━━ Given records ━━

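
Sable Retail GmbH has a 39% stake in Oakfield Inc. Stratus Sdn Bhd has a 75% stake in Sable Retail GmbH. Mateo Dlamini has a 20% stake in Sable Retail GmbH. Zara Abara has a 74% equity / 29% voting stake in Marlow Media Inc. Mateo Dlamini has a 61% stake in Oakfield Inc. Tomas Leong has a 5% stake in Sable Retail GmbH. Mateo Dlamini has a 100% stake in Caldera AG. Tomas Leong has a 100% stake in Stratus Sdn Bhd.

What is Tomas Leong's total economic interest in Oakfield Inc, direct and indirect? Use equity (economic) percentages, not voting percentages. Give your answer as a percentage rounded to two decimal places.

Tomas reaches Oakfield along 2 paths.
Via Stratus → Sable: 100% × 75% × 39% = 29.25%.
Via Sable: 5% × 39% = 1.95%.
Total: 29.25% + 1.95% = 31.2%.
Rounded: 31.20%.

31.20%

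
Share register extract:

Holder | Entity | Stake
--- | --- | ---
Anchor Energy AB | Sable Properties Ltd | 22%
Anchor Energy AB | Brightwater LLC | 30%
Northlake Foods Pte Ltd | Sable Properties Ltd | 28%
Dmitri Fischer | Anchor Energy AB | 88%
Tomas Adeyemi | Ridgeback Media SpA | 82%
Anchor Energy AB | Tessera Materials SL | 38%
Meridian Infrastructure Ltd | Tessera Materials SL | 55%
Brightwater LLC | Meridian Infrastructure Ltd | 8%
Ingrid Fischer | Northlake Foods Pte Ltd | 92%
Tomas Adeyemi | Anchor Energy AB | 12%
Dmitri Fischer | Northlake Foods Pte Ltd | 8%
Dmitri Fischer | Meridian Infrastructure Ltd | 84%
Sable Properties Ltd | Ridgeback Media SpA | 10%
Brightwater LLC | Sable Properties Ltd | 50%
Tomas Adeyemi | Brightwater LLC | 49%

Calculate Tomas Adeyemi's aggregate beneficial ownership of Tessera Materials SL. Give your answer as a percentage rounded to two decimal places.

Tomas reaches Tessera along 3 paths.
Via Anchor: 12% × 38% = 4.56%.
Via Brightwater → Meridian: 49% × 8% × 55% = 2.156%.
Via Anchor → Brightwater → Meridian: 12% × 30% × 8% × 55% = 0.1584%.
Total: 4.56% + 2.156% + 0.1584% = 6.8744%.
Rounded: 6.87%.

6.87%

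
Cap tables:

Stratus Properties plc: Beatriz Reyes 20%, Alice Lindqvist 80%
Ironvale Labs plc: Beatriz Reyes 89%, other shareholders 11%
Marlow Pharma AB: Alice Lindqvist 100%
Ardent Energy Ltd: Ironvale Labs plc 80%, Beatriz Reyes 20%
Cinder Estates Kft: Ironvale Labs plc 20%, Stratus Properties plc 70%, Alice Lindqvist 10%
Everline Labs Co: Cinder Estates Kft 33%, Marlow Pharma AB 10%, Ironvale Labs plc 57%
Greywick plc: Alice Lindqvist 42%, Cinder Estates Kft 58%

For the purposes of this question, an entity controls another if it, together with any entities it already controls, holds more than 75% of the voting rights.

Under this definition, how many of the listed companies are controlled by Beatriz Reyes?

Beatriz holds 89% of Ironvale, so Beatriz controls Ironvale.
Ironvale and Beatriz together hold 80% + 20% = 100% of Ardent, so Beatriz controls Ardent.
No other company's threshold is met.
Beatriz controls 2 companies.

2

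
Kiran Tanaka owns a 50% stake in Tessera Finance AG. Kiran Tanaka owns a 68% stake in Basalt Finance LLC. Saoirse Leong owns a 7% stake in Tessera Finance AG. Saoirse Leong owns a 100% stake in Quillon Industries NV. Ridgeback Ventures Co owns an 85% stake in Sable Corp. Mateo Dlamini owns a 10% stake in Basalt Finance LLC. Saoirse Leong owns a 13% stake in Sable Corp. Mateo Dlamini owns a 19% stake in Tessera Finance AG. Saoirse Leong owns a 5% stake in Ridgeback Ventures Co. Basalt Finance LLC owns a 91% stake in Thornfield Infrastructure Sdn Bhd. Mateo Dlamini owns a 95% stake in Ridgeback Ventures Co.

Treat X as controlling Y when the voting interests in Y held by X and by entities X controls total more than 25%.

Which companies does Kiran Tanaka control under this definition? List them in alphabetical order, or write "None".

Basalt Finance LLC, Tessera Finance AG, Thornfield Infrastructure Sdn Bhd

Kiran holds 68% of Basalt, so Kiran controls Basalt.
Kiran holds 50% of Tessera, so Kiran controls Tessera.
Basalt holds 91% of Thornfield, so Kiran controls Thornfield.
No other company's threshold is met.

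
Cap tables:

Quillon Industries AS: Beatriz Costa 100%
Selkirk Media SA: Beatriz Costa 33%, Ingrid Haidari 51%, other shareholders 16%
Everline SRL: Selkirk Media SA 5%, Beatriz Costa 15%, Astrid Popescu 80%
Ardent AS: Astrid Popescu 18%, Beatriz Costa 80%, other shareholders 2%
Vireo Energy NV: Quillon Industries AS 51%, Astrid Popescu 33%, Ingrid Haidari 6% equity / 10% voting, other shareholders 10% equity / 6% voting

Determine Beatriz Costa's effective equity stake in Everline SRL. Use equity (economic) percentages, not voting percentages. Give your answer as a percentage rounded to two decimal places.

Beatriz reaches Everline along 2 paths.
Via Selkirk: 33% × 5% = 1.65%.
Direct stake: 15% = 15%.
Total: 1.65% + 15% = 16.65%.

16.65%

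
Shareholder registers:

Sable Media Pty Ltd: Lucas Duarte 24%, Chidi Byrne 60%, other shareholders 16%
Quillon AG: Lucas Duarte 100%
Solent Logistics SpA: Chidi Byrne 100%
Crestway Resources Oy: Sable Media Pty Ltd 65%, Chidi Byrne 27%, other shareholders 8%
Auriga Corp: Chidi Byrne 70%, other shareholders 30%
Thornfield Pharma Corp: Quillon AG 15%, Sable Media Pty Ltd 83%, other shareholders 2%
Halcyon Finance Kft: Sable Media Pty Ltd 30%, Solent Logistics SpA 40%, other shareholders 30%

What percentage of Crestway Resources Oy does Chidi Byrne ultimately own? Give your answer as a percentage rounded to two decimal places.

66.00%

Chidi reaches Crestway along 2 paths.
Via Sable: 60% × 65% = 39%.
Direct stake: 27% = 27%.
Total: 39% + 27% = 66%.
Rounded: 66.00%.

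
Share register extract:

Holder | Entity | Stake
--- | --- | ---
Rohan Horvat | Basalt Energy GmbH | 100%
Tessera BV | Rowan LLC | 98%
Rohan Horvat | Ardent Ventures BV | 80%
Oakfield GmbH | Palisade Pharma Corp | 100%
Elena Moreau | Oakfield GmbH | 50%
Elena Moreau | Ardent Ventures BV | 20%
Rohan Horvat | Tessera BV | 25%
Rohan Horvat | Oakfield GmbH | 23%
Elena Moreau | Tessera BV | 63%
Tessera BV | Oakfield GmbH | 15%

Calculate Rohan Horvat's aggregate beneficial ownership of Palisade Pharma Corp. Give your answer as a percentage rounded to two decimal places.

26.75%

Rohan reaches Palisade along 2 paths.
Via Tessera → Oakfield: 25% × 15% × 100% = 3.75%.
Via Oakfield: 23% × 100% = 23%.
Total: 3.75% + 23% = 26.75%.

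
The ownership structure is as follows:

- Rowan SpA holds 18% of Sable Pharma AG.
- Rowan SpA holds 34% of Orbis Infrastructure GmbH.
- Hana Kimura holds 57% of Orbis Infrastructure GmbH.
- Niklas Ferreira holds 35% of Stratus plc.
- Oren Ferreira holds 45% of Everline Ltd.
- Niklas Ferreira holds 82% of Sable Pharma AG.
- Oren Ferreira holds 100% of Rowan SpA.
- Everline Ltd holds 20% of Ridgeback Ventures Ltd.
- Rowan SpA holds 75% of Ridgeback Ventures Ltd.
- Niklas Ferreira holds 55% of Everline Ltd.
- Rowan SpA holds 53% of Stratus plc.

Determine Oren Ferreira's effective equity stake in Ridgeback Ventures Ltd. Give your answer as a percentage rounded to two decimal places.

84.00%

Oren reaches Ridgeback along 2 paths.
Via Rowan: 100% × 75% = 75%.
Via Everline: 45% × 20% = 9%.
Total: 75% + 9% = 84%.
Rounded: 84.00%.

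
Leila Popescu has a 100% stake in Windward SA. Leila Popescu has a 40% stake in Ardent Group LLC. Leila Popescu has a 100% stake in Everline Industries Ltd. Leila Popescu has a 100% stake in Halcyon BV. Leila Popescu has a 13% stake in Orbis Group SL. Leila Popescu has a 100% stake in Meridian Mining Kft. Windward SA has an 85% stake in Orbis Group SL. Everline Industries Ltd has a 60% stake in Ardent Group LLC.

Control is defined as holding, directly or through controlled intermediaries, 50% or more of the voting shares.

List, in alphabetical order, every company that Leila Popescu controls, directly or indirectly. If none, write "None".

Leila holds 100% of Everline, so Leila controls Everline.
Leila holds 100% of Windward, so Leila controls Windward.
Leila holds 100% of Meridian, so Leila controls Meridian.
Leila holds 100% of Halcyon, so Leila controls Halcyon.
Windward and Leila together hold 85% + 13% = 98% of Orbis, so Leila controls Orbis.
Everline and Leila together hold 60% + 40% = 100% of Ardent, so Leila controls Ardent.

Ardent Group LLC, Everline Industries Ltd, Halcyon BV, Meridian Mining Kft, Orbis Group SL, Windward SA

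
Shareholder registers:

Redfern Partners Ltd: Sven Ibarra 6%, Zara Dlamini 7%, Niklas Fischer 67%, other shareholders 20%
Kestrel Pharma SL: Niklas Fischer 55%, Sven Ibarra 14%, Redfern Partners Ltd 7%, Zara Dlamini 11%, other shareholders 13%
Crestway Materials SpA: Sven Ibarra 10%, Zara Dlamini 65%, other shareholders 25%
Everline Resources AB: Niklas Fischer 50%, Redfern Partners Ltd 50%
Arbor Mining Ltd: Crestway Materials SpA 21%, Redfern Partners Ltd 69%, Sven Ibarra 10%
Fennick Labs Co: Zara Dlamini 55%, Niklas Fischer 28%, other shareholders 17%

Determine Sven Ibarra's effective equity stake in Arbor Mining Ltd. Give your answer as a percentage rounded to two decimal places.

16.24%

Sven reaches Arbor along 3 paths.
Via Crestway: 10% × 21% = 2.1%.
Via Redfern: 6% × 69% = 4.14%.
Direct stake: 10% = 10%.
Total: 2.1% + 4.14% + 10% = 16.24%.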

━━━

== Instructions for the task ==
Beginning with the very first line of the records above, please retype each line through the one that has "Dmitri Fischer | Meridian", and add nothing.

== Solved problem ==
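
Sable Retail GmbH has a 39% stake in Oakfield Inc. Stratus Sdn Bhd has a 75% stake in Sable Retail GmbH. Mateo Dlamini has a 20% stake in Sable Retail GmbH. Zara Abara has a 74% equity / 29% voting stake in Marlow Media Inc. Mateo Dlamini has a 61% stake in Oakfield Inc. Tomas Leong has a 5% stake in Sable Retail GmbH. Mateo Dlamini has a 100% stake in Caldera AG. Tomas Leong has a 100% stake in Stratus Sdn Bhd.

What is Tomas Leong's total economic interest in Oakfield Inc, direct and indirect? Use equity (economic) percentages, not voting percentages. Give your answer as a percentage rounded to two decimal places.

Tomas reaches Oakfield along 2 paths.
Via Stratus → Sable: 100% × 75% × 39% = 29.25%.
Via Sable: 5% × 39% = 1.95%.
Total: 29.25% + 1.95% = 31.2%.
Rounded: 31.20%.

31.20%

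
Share register extract:

Holder | Entity | Stake
--- | --- | ---
Anchor Energy AB | Sable Properties Ltd | 22%
Anchor Energy AB | Brightwater LLC | 30%
Northlake Foods Pte Ltd | Sable Properties Ltd | 28%
Dmitri Fischer | Anchor Energy AB | 88%
Tomas Adeyemi | Ridgeback Media SpA | 82%
Anchor Energy AB | Tessera Materials SL | 38%
Meridian Infrastructure Ltd | Tessera Materials SL | 55%
Brightwater LLC | Meridian Infrastructure Ltd | 8%
Ingrid Fischer | Northlake Foods Pte Ltd | 92%
Tomas Adeyemi | Anchor Energy AB | 12%
Dmitri Fischer | Northlake Foods Pte Ltd | 8%
Dmitri Fischer | Meridian Infrastructure Ltd | 84%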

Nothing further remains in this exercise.